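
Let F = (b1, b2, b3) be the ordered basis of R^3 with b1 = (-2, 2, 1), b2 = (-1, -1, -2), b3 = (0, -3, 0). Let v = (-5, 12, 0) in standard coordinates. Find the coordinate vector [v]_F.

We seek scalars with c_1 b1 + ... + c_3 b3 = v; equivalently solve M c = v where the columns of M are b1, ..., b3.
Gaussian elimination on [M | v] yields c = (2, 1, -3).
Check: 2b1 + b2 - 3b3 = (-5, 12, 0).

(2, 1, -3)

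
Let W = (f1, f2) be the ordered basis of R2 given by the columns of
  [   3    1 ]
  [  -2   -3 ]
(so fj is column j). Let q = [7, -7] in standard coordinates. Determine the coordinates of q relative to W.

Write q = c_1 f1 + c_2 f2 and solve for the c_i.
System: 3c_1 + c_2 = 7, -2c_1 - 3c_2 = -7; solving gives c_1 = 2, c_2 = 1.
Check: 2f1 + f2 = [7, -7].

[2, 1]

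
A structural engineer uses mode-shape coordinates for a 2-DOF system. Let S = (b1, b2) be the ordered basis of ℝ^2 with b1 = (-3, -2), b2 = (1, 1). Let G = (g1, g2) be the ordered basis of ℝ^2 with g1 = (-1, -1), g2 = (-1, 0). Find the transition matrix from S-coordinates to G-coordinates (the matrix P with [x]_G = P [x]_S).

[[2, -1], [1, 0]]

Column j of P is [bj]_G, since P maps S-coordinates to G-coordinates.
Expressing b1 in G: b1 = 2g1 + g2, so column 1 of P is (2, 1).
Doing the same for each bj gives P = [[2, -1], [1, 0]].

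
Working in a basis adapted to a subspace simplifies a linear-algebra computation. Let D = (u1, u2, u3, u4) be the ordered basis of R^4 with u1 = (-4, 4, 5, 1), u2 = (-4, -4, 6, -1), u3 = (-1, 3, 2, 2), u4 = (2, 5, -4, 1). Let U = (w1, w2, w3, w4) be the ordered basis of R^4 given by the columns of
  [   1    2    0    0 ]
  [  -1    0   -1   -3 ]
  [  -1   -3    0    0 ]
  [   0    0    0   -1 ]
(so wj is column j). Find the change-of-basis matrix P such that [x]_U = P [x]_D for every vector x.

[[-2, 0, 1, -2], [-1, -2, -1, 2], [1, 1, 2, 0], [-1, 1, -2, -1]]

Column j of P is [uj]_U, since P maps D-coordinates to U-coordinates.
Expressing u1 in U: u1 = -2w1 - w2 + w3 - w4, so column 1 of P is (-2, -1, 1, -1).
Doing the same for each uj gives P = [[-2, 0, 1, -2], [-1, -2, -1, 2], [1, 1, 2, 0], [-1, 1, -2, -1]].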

—————

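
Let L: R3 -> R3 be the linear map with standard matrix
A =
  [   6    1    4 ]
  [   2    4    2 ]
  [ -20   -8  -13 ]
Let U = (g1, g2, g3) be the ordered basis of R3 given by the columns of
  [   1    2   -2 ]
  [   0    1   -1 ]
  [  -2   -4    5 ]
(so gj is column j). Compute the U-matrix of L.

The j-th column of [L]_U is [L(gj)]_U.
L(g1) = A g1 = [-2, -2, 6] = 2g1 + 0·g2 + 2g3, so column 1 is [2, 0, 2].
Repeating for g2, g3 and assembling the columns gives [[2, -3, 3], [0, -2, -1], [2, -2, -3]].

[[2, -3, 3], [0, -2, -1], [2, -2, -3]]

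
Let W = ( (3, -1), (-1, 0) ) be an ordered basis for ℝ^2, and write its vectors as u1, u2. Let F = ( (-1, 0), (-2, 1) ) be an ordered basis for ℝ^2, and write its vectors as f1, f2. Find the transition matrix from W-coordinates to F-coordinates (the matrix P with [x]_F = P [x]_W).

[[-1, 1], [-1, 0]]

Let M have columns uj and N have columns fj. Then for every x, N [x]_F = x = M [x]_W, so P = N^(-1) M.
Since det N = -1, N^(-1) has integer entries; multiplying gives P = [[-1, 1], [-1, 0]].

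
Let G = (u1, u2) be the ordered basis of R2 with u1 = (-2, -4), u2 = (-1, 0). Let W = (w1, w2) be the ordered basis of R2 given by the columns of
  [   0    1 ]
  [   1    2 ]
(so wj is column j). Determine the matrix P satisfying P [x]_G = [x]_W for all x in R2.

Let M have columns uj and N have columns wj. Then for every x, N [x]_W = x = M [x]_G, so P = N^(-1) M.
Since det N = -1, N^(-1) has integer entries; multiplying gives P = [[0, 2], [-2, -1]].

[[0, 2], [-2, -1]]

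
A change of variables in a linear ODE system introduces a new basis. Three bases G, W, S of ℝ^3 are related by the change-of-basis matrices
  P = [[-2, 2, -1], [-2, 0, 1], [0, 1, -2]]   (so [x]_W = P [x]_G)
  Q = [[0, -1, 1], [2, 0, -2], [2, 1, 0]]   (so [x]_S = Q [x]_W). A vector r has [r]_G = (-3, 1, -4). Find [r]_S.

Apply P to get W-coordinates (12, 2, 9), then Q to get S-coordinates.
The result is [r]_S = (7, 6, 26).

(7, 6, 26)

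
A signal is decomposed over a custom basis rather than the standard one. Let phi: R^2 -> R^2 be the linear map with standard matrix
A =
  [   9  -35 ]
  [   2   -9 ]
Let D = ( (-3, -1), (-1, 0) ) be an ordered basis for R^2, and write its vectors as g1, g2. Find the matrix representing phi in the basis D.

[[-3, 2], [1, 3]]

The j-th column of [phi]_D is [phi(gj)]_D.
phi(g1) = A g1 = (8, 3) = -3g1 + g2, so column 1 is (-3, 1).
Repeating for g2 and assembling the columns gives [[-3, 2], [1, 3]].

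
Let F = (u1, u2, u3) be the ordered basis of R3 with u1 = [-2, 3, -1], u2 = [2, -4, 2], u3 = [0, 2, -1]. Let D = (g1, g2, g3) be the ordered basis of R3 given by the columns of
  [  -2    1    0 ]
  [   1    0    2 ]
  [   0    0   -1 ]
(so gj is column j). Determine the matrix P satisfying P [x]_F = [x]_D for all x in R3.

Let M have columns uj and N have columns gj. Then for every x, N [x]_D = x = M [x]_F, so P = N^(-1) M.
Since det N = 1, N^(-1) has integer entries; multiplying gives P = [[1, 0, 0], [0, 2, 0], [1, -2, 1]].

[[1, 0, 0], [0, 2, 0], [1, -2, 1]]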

—————

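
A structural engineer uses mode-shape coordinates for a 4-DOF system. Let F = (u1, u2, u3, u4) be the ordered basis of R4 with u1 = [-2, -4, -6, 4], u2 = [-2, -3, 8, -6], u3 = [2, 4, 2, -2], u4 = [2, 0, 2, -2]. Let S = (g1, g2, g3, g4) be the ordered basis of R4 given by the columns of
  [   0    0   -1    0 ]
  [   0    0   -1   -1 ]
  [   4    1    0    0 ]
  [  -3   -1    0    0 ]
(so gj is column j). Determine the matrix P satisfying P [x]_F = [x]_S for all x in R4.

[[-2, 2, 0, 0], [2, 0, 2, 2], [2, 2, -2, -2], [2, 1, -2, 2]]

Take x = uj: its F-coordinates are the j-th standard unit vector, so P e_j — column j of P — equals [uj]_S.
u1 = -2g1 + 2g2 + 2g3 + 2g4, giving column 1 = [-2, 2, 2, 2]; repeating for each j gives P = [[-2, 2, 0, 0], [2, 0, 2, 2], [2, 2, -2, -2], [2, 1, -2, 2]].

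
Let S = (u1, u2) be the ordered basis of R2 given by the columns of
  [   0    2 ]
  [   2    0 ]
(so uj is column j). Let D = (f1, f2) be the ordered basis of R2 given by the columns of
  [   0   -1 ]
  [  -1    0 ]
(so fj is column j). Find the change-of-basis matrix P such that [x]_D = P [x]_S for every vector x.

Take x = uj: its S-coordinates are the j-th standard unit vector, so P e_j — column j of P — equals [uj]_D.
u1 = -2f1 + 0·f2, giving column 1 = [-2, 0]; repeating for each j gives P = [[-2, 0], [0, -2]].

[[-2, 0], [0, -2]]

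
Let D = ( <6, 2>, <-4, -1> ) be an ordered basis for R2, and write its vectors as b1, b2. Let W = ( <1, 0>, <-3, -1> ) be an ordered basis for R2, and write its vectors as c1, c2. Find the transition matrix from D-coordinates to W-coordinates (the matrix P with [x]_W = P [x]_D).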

—————

Say how many lines above contain the string "given". Answer with the number only.

*Answer to the exercise*
8